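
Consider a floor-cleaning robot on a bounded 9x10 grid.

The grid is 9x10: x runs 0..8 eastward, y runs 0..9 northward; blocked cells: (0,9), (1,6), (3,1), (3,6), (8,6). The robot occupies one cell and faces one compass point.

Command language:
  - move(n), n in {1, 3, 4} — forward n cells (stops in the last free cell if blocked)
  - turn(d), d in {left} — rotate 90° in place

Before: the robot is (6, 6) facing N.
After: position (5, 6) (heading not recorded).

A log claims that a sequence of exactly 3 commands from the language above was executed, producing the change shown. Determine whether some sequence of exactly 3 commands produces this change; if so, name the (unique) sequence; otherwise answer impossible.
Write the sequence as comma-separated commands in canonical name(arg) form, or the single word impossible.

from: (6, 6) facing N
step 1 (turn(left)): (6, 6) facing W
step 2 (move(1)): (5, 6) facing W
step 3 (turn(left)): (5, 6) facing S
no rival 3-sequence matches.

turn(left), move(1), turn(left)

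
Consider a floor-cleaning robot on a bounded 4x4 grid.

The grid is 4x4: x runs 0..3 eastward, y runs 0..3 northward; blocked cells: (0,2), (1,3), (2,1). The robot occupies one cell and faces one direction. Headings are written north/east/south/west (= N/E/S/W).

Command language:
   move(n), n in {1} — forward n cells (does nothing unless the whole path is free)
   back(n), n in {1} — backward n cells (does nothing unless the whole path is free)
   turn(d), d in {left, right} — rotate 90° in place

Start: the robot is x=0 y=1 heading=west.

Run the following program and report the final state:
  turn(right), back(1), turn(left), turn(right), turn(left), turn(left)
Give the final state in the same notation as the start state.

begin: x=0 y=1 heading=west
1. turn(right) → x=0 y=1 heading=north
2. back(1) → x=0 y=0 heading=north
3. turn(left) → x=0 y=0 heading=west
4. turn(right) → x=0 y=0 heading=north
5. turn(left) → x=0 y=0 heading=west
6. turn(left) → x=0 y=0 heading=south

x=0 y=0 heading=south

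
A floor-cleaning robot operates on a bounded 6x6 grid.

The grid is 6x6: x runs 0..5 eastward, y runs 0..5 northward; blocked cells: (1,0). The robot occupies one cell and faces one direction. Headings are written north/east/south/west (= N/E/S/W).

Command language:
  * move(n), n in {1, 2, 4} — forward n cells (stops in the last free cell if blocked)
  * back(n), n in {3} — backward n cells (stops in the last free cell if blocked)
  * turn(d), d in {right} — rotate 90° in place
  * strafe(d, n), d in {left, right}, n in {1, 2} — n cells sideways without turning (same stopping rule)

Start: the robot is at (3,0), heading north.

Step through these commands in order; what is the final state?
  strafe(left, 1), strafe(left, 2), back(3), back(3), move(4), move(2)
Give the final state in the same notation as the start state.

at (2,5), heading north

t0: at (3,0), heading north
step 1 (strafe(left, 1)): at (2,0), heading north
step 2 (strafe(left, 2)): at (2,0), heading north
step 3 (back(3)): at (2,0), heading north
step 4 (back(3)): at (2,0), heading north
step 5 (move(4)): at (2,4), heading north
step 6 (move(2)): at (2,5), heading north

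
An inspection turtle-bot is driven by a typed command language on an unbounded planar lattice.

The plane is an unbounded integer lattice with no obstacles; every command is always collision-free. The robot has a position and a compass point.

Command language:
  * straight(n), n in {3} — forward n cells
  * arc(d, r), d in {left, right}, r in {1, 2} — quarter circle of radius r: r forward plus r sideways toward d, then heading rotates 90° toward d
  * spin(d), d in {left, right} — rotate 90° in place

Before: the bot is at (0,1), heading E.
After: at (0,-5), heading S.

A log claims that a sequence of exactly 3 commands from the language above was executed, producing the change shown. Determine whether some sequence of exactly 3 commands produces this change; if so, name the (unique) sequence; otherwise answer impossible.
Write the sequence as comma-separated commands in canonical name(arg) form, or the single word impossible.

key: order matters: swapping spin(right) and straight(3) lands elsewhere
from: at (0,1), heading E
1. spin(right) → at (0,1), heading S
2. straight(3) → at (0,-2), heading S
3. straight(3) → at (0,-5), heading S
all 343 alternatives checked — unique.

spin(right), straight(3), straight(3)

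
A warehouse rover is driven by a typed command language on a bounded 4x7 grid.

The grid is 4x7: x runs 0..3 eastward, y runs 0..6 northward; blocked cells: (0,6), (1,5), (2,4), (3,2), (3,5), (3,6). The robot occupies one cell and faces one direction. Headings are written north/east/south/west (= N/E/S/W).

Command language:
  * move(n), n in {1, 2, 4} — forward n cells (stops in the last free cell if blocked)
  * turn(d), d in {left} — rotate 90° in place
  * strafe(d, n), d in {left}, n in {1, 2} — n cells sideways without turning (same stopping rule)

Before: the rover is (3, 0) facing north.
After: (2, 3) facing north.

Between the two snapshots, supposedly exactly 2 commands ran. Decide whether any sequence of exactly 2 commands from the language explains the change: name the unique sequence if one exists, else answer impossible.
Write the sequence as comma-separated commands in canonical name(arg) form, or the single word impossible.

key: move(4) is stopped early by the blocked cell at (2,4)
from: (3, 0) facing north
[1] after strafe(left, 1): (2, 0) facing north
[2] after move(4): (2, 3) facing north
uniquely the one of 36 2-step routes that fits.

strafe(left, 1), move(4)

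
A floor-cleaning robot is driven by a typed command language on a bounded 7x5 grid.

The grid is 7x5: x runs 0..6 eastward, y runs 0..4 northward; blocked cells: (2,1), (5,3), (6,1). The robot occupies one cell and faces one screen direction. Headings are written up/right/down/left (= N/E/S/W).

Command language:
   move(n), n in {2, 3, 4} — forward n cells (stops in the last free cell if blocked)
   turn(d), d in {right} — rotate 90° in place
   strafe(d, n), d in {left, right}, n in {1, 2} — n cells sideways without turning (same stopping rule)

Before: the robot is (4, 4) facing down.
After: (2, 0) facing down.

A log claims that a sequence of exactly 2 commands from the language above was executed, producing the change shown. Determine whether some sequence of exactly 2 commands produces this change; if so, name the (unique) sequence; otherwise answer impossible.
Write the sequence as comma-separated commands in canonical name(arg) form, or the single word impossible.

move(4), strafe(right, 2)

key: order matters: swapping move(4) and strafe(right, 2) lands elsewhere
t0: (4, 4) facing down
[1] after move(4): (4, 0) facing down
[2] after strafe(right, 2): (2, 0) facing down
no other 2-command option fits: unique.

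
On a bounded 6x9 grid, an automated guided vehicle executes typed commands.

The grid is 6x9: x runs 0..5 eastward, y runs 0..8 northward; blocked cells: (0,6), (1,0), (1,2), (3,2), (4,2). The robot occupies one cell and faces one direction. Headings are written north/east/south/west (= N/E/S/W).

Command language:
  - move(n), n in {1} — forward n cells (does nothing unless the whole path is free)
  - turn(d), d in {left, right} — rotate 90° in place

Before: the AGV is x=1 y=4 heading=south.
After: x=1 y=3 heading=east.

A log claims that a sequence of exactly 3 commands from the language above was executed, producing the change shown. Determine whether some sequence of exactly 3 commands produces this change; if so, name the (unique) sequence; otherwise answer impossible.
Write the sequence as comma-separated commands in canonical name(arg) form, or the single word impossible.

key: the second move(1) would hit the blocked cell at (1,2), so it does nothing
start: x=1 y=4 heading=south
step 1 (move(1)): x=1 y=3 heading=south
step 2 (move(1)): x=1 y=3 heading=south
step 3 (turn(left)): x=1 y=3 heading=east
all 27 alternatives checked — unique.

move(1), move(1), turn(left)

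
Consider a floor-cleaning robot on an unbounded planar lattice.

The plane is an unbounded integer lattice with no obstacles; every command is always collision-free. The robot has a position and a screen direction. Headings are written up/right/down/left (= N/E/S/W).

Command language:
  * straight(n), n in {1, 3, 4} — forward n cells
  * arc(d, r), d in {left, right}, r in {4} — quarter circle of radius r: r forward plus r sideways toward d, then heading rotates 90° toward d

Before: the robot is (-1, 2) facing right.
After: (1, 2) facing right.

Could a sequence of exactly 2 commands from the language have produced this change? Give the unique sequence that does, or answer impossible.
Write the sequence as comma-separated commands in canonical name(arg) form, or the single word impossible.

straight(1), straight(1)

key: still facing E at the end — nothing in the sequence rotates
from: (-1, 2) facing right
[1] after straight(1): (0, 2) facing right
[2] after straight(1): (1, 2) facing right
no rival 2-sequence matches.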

____

TASK INSTRUCTIONS: Please reproduce exactly the lines from the first one of the records above through the line containing "turn(right), turn(left), turn(left)", both included, and nothing else.

ANSWER SECTION:
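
Consider a floor-cleaning robot on a bounded 9x10 grid.

The grid is 9x10: x runs 0..8 eastward, y runs 0..9 northward; blocked cells: (0,9), (1,6), (3,1), (3,6), (8,6). The robot occupies one cell and faces one compass point.

Command language:
  - move(n), n in {1, 3, 4} — forward n cells (stops in the last free cell if blocked)
  - turn(d), d in {left} — rotate 90° in place

Before: the robot is (6, 6) facing N.
After: position (5, 6) (heading not recorded).

A log claims that a sequence of exactly 3 commands from the language above was executed, producing the change shown. Determine whether some sequence of exactly 3 commands produces this change; if so, name the (unique) sequence; otherwise answer impossible.
Write the sequence as comma-separated commands in canonical name(arg) form, or the single word impossible.

from: (6, 6) facing N
step 1 (turn(left)): (6, 6) facing W
step 2 (move(1)): (5, 6) facing W
step 3 (turn(left)): (5, 6) facing S
no rival 3-sequence matches.

turn(left), move(1), turn(left)

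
Consider a floor-cleaning robot on a bounded 4x4 grid.

The grid is 4x4: x runs 0..3 eastward, y runs 0..3 northward; blocked cells: (0,2), (1,3), (2,1). The robot occupies one cell and faces one direction. Headings are written north/east/south/west (= N/E/S/W).

Command language:
   move(n), n in {1} — forward n cells (does nothing unless the whole path is free)
   back(n), n in {1} — backward n cells (does nothing unless the whole path is free)
   turn(d), d in {left, right} — rotate 90° in place

Start: the robot is x=0 y=1 heading=west.

Run the following program and report the final state:
  turn(right), back(1), turn(left), turn(right), turn(left), turn(left)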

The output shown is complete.